(Data under study)

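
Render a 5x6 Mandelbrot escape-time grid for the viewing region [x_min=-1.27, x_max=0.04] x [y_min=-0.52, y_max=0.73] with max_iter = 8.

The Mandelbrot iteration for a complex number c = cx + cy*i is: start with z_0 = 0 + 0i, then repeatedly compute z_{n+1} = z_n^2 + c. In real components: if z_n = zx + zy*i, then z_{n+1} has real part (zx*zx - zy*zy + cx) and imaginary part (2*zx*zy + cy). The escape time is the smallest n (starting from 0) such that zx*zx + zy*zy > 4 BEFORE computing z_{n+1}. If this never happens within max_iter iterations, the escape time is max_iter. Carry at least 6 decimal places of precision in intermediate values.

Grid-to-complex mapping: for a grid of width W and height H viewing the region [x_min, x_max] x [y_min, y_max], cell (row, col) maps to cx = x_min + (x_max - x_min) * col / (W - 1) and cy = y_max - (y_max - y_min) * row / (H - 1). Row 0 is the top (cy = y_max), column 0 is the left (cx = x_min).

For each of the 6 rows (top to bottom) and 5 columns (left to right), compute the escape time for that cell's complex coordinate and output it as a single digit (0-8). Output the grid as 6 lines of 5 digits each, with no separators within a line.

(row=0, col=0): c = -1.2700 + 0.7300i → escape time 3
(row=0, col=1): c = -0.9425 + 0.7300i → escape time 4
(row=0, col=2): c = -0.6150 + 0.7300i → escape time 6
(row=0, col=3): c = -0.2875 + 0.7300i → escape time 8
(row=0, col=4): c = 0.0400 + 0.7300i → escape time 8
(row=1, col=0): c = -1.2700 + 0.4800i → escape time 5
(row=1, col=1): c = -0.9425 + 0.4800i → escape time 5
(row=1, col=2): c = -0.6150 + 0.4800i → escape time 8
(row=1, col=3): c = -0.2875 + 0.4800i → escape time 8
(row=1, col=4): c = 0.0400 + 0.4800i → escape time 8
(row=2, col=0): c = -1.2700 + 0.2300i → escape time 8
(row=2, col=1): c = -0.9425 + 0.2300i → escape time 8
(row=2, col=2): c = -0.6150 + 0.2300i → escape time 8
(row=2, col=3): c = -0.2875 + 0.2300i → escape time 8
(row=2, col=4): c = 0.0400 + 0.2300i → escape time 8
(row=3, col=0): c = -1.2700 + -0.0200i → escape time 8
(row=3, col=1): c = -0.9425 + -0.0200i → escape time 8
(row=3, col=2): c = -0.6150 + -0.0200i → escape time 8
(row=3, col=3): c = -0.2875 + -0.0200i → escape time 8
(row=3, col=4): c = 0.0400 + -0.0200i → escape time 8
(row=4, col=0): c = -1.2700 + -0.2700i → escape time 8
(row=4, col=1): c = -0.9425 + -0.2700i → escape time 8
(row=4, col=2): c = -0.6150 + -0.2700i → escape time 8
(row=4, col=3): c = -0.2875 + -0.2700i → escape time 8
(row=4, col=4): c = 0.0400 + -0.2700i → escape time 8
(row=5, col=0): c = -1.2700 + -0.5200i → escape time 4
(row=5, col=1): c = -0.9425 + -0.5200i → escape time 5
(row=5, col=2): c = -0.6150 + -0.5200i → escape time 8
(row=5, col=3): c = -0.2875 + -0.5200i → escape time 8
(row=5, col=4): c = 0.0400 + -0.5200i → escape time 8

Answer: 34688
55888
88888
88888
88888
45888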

(End Data under study)

= Exercise details =
Transcribe the material in full, exactly as it is given.

= Answer for the task =
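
Render a 5x6 Mandelbrot escape-time grid for the viewing region [x_min=-1.27, x_max=0.04] x [y_min=-0.52, y_max=0.73] with max_iter = 8.

The Mandelbrot iteration for a complex number c = cx + cy*i is: start with z_0 = 0 + 0i, then repeatedly compute z_{n+1} = z_n^2 + c. In real components: if z_n = zx + zy*i, then z_{n+1} has real part (zx*zx - zy*zy + cx) and imaginary part (2*zx*zy + cy). The escape time is the smallest n (starting from 0) such that zx*zx + zy*zy > 4 BEFORE computing z_{n+1}. If this never happens within max_iter iterations, the escape time is max_iter. Carry at least 6 decimal places of precision in intermediate values.

Grid-to-complex mapping: for a grid of width W and height H viewing the region [x_min, x_max] x [y_min, y_max], cell (row, col) maps to cx = x_min + (x_max - x_min) * col / (W - 1) and cy = y_max - (y_max - y_min) * row / (H - 1). Row 0 is the top (cy = y_max), column 0 is the left (cx = x_min).

For each of the 6 rows (top to bottom) and 5 columns (left to right), compute the escape time for that cell's complex coordinate and output it as a single digit (0-8). Output the grid as 6 lines of 5 digits each, with no separators within a line.

(row=0, col=0): c = -1.2700 + 0.7300i → escape time 3
(row=0, col=1): c = -0.9425 + 0.7300i → escape time 4
(row=0, col=2): c = -0.6150 + 0.7300i → escape time 6
(row=0, col=3): c = -0.2875 + 0.7300i → escape time 8
(row=0, col=4): c = 0.0400 + 0.7300i → escape time 8
(row=1, col=0): c = -1.2700 + 0.4800i → escape time 5
(row=1, col=1): c = -0.9425 + 0.4800i → escape time 5
(row=1, col=2): c = -0.6150 + 0.4800i → escape time 8
(row=1, col=3): c = -0.2875 + 0.4800i → escape time 8
(row=1, col=4): c = 0.0400 + 0.4800i → escape time 8
(row=2, col=0): c = -1.2700 + 0.2300i → escape time 8
(row=2, col=1): c = -0.9425 + 0.2300i → escape time 8
(row=2, col=2): c = -0.6150 + 0.2300i → escape time 8
(row=2, col=3): c = -0.2875 + 0.2300i → escape time 8
(row=2, col=4): c = 0.0400 + 0.2300i → escape time 8
(row=3, col=0): c = -1.2700 + -0.0200i → escape time 8
(row=3, col=1): c = -0.9425 + -0.0200i → escape time 8
(row=3, col=2): c = -0.6150 + -0.0200i → escape time 8
(row=3, col=3): c = -0.2875 + -0.0200i → escape time 8
(row=3, col=4): c = 0.0400 + -0.0200i → escape time 8
(row=4, col=0): c = -1.2700 + -0.2700i → escape time 8
(row=4, col=1): c = -0.9425 + -0.2700i → escape time 8
(row=4, col=2): c = -0.6150 + -0.2700i → escape time 8
(row=4, col=3): c = -0.2875 + -0.2700i → escape time 8
(row=4, col=4): c = 0.0400 + -0.2700i → escape time 8
(row=5, col=0): c = -1.2700 + -0.5200i → escape time 4
(row=5, col=1): c = -0.9425 + -0.5200i → escape time 5
(row=5, col=2): c = -0.6150 + -0.5200i → escape time 8
(row=5, col=3): c = -0.2875 + -0.5200i → escape time 8
(row=5, col=4): c = 0.0400 + -0.5200i → escape time 8

Answer: 34688
55888
88888
88888
88888
45888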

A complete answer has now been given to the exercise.